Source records
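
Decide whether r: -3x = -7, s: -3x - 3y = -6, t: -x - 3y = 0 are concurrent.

Intersecting r and s: solving the 2×2 system gives (x, y) = (7/3, -1/3).
Substitute into t: (-1)(7/3) + (-3)(-1/3) = -4/3.
But t requires 0 ≠ -4/3, so the three lines have no common point.

No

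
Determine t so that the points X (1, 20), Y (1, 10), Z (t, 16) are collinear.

1

The three points are collinear iff det[XY; XZ] = 0.
This determinant is linear in t: (10)t + (-10) = 0, so t = 1.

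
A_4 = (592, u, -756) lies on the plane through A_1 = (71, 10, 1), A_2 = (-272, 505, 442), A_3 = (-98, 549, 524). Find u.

-826

A normal to the plane is n = A_1A_2 × A_1A_3 = (21186, 104860, -101222).
A_4 lies in the plane iff n · A_1A_4 = 0.
This gives (104860)u + (86614360) = 0, so u = -826.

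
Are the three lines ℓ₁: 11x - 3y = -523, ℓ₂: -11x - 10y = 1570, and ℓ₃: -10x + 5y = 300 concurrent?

Intersecting ℓ₁ and ℓ₂: solving the 2×2 system gives (x, y) = (-9940/143, -1047/13).
Substitute into ℓ₃: (-10)(-9940/143) + (5)(-1047/13) = 41815/143.
But ℓ₃ requires 300 ≠ 41815/143, so the three lines have no common point.

No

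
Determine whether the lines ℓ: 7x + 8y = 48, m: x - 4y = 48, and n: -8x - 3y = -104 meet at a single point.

Intersecting ℓ and m: solving the 2×2 system gives (x, y) = (16, -8).
Substitute into n: (-8)(16) + (-3)(-8) = -104.
This equals -104, so (16, -8) lies on all three lines and they are concurrent.

Yes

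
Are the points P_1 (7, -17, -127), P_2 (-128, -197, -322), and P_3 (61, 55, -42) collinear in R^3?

No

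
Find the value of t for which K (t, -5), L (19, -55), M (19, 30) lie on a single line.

19

The three points are collinear iff det[KL; KM] = 0.
This determinant is linear in t: (-85)t + (1615) = 0, so t = 19.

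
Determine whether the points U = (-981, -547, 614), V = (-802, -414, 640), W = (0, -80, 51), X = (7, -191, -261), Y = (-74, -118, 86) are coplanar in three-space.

The plane through U, V, W has normal n = UV × UW = (-87021, 126283, -46880) and equation n·P = -12493520.
Checking the remaining points: n·X = -12493520, n·Y = -12493520.
All equal -12493520, so all 5 points lie in one plane.

Yes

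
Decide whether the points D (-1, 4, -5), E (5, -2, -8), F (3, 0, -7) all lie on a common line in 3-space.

Yes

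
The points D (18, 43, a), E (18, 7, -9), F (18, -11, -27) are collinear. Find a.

27

Direction EF = (0, -18, -18). From the y-coordinate of D, the parameter along the line is τ = (43 − 7)/(-18) = -2.
Then a = (-9) + (-2)·(-18) = 27.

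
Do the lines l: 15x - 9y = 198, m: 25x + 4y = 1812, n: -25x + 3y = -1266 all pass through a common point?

Yes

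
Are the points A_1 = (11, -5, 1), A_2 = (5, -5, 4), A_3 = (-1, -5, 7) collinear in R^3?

Yes

A_1A_2 = (-6, 0, 3), A_1A_3 = (-12, 0, 6).
A_1A_2 × A_1A_3 = (0, 0, 0).
The cross product vanishes, so the three points are collinear.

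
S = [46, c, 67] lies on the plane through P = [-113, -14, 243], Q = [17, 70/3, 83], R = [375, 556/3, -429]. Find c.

A normal to the plane is n = PQ × PR = (20416/3, 9280, 23084/3).
S lies in the plane iff n · PS = 0.
This gives (9280)c + (-426880/3) = 0, so c = 46/3.

46/3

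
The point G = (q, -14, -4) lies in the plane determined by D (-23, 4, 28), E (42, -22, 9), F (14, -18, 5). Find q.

-27

The plane through D, E, F has equation 180x + 792y − 468z = -14076.
Substituting G: (180)q + (-9216) = -14076, so q = -27.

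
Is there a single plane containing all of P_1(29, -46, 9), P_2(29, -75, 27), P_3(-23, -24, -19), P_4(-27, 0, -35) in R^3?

Yes

With P_1 as base: P_1P_2 = (0, -29, 18), P_1P_3 = (-52, 22, -28), P_1P_4 = (-56, 46, -44).
P_1P_3 × P_1P_4 = (320, -720, -1160).
P_1P_2 · (P_1P_3 × P_1P_4) = 0.
The scalar triple product vanishes, so the four points are coplanar.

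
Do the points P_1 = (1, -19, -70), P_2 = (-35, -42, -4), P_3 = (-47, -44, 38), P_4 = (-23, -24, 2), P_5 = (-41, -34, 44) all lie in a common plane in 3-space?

No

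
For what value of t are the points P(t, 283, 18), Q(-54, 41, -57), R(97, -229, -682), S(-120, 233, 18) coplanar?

Coplanarity ⇔ det[PQ; PR; PS] = 0.
Expanding, this is linear in t: (-99750)t + (-13466250) = 0.
So t = -135.

-135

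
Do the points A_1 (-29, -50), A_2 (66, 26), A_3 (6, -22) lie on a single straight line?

A_1A_2 = (95, 76), A_1A_3 = (35, 28).
Checking proportionality: A_1A_3 = 7/19·A_1A_2, so the vectors are parallel and the points are collinear.

Yes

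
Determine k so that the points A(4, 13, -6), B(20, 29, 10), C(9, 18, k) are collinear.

Direction AB = (16, 16, 16). From the x-coordinate of C, the parameter along the line is τ = (9 − 4)/16 = 5/16.
Then k = (-6) + 5/16·(16) = -1.

-1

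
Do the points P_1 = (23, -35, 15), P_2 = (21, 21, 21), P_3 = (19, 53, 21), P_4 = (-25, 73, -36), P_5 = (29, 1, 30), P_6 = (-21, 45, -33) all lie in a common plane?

No

The plane through P_1, P_2, P_3 has normal n = P_1P_2 × P_1P_3 = (-192, -12, 48) and equation n·P = -3276.
Checking the remaining points: n·P_4 = 2196, n·P_5 = -4140, n·P_6 = 1908.
Since n·P_4 = 2196 ≠ -3276, P_4 is off the plane and the points are not all coplanar.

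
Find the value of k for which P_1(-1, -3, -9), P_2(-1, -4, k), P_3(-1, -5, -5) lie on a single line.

-7

Direction P_1P_3 = (0, -2, 4). From the y-coordinate of P_2, the parameter along the line is τ = (-4 − (-3))/(-2) = 1/2.
Then k = (-9) + 1/2·(4) = -7.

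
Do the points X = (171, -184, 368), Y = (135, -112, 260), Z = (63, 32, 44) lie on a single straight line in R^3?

XY = (-36, 72, -108), XZ = (-108, 216, -324).
Each component of XZ is 3 times the corresponding component of XY, so XZ = 3·XY and the points are collinear.

Yes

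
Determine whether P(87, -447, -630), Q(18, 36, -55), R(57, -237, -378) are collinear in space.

PQ = (-69, 483, 575), PR = (-30, 210, 252).
Comparing components 2 and 3: (483)(252) − (575)(210) = 966 ≠ 0, so PQ and PR are not parallel and the points are not collinear.

No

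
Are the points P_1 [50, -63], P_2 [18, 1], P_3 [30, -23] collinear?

Yes

P_1P_2 = (-32, 64), P_1P_3 = (-20, 40).
Twice the signed area of △P_1P_2P_3 is (-32)(40) − (64)(-20) = 0.
The triangle is degenerate (zero area), so the points are collinear.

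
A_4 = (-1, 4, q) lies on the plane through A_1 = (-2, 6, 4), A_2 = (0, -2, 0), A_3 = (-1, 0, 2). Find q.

The plane through A_1, A_2, A_3 has equation −8x − 4z = 0.
Substituting A_4: (-4)q + (8) = 0, so q = 2.

2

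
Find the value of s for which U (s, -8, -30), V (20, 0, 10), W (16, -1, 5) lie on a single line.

-12

Collinearity requires UV × UW = 0; each component is linear in s.
The y-component gives (-5)s + (-60) = 0, so s = -12.
The remaining components then also vanish.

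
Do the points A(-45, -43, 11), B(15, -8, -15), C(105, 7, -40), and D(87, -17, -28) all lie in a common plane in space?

No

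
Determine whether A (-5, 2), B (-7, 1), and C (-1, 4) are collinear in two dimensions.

Yes

AB = (-2, -1), AC = (4, 2).
Twice the signed area of △ABC is (-2)(2) − (-1)(4) = 0.
The triangle is degenerate (zero area), so the points are collinear.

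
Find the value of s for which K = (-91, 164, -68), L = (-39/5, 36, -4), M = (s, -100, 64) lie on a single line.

403/5

Collinearity requires KL × KM = 0; each component is linear in s.
The y-component gives (64)s + (-25792/5) = 0, so s = 403/5.
The remaining components then also vanish.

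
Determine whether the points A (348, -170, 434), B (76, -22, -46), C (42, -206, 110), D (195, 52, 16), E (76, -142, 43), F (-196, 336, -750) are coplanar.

No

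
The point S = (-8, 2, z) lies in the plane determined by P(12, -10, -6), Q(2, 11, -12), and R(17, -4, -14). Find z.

The plane through P, Q, R has equation −132x − 110y − 165z = 506.
Substituting S: (-165)z + (836) = 506, so z = 2.

2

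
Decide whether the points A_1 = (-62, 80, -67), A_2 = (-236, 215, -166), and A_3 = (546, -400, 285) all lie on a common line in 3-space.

A_1A_2 = (-174, 135, -99), A_1A_3 = (608, -480, 352).
A_1A_2 × A_1A_3 = (0, 1056, 1440).
The cross product is nonzero, so the points do not lie on one line.

No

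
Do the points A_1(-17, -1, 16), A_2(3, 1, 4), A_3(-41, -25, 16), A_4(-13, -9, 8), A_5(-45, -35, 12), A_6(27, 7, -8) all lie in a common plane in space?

Yes

The plane through A_1, A_2, A_3 has normal n = A_1A_2 × A_1A_3 = (-288, 288, -432) and equation n·P = -2304.
Checking the remaining points: n·A_4 = -2304, n·A_5 = -2304, n·A_6 = -2304.
All equal -2304, so all 6 points lie in one plane.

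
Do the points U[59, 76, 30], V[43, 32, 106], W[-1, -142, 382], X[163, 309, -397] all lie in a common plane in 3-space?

With U as base: UV = (-16, -44, 76), UW = (-60, -218, 352), UX = (104, 233, -427).
UW × UX = (11070, 10988, 8692).
UV · (UW × UX) = 0.
The scalar triple product vanishes, so the four points are coplanar.

Yes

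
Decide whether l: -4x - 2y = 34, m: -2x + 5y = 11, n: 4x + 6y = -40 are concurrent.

No

Intersecting l and m: solving the 2×2 system gives (x, y) = (-8, -1).
Substitute into n: (4)(-8) + (6)(-1) = -38.
But n requires -40 ≠ -38, so the three lines have no common point.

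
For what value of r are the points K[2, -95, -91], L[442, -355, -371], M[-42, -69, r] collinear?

Direction KL = (440, -260, -280). From the x-coordinate of M, the parameter along the line is τ = (-42 − 2)/440 = -1/10.
Then r = (-91) + (-1/10)·(-280) = -63.

-63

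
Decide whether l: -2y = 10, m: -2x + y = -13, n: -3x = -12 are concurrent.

Lines aᵢx + bᵢy = cᵢ with pairwise distinct directions are concurrent exactly when det[aᵢ bᵢ cᵢ] = 0.
Here the determinant is 0.
It vanishes, so the lines are concurrent at (4, -5).

Yes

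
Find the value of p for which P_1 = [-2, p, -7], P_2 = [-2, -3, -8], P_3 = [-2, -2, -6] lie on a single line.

Direction P_2P_3 = (0, 1, 2). From the z-coordinate of P_1, the parameter along the line is τ = (-7 − (-8))/2 = 1/2.
Then p = (-3) + 1/2·(1) = -5/2.

-5/2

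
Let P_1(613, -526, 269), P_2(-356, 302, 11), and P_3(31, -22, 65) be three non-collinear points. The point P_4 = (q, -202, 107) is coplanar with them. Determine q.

Coplanarity requires P_1P_2 · (P_1P_3 × P_1P_4) = 0.
P_1P_2 = (-969, 828, -258), P_1P_3 = (-582, 504, -204); the triple product is linear in q with coefficient -38880 and constant term 9486720.
Setting it to zero: q = 244.

244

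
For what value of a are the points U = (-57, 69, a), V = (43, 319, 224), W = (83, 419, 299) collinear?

73/2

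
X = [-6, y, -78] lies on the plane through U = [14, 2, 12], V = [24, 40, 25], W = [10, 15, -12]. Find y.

22

A normal to the plane is n = UV × UW = (-1081, 188, 282).
X lies in the plane iff n · UX = 0.
This gives (188)y + (-4136) = 0, so y = 22.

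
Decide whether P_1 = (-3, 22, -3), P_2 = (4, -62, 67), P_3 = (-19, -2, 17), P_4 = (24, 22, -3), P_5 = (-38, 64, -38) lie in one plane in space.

Yes

The plane through P_1, P_2, P_3 has normal n = P_1P_2 × P_1P_3 = (0, -1260, -1512) and equation n·P = -23184.
Checking the remaining points: n·P_4 = -23184, n·P_5 = -23184.
All equal -23184, so all 5 points lie in one plane.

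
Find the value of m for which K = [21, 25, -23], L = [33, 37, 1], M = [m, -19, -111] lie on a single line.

-23

Direction KL = (12, 12, 24). From the y-coordinate of M, the parameter along the line is τ = (-19 − 25)/12 = -11/3.
Then m = 21 + (-11/3)·(12) = -23.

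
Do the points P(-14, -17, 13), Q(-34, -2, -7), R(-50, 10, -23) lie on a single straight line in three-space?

PQ = (-20, 15, -20), PR = (-36, 27, -36).
Each component of PR is 9/5 times the corresponding component of PQ, so PR = 9/5·PQ and the points are collinear.

Yes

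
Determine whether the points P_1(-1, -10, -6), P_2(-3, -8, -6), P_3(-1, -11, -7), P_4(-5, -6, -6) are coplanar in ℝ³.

With P_1 as base: P_1P_2 = (-2, 2, 0), P_1P_3 = (0, -1, -1), P_1P_4 = (-4, 4, 0).
P_1P_3 × P_1P_4 = (4, 4, -4).
P_1P_2 · (P_1P_3 × P_1P_4) = 0.
The scalar triple product vanishes, so the four points are coplanar.

Yes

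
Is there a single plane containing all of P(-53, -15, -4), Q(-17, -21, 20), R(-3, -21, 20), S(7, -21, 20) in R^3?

A normal to the plane through P, Q, R is n = PQ × PR = (0, 336, 84).
The plane has equation n·X = -5376. For S: n·S = -5376.
Equal, so S lies in the plane and all four are coplanar.

Yes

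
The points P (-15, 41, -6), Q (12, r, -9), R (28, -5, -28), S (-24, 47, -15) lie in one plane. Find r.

Coplanarity ⇔ det[PQ; PR; PS] = 0.
Expanding, this is linear in r: (585)r + (-8775) = 0.
So r = 15.

15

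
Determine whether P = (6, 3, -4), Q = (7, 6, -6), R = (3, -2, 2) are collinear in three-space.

PQ = (1, 3, -2), PR = (-3, -5, 6).
PQ × PR = (8, 0, 4).
The cross product is nonzero, so the points do not lie on one line.

No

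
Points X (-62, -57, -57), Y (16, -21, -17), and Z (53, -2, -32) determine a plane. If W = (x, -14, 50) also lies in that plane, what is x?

Coplanarity requires XY · (XZ × XW) = 0.
XY = (78, 36, 40), XZ = (115, 55, 25); the triple product is linear in x with coefficient -1300 and constant term 49400.
Setting it to zero: x = 38.

38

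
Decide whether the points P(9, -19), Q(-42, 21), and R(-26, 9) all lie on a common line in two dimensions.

No

PQ = (-51, 40), PR = (-35, 28).
det[PQ; PR] = (-51)(28) − (40)(-35) = -28.
The determinant is nonzero, so they are not collinear.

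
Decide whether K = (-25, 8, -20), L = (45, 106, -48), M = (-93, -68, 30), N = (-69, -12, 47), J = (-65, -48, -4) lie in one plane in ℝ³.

The plane through K, L, M has normal n = KL × KM = (2772, -1596, 1344) and equation n·P = -108948.
Checking the remaining points: n·N = -108948, n·J = -108948.
All equal -108948, so all 5 points lie in one plane.

Yes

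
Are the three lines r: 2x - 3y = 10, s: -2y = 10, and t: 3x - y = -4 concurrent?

No

Intersecting r and s: solving the 2×2 system gives (x, y) = (-5/2, -5).
Substitute into t: (3)(-5/2) + (-1)(-5) = -5/2.
But t requires -4 ≠ -5/2, so the three lines have no common point.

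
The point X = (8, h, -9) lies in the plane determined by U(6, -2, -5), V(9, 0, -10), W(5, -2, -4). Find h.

0

A normal to the plane is n = UV × UW = (2, 2, 2).
X lies in the plane iff n · UX = 0.
This gives (2)h + (0) = 0, so h = 0.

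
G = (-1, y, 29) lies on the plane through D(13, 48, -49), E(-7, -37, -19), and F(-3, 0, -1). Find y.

A normal to the plane is n = DE × DF = (-2640, 480, -400).
G lies in the plane iff n · DG = 0.
This gives (480)y + (-17280) = 0, so y = 36.

36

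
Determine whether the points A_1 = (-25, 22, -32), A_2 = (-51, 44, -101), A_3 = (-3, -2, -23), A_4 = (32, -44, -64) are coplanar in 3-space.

With A_1 as base: A_1A_2 = (-26, 22, -69), A_1A_3 = (22, -24, 9), A_1A_4 = (57, -66, -32).
A_1A_3 × A_1A_4 = (1362, 1217, -84).
A_1A_2 · (A_1A_3 × A_1A_4) = -2842.
Since -2842 ≠ 0, the four points are not coplanar.

No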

- WHAT IS EXPECTED -
The answer must be the lines from the one containing "Determine whether the points A_1" through the last line of the records, written out exactly; please include nothing more.

- TASK RESPONSE -
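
Determine whether the points A_1 = (-25, 22, -32), A_2 = (-51, 44, -101), A_3 = (-3, -2, -23), A_4 = (32, -44, -64) are coplanar in 3-space.

With A_1 as base: A_1A_2 = (-26, 22, -69), A_1A_3 = (22, -24, 9), A_1A_4 = (57, -66, -32).
A_1A_3 × A_1A_4 = (1362, 1217, -84).
A_1A_2 · (A_1A_3 × A_1A_4) = -2842.
Since -2842 ≠ 0, the four points are not coplanar.

No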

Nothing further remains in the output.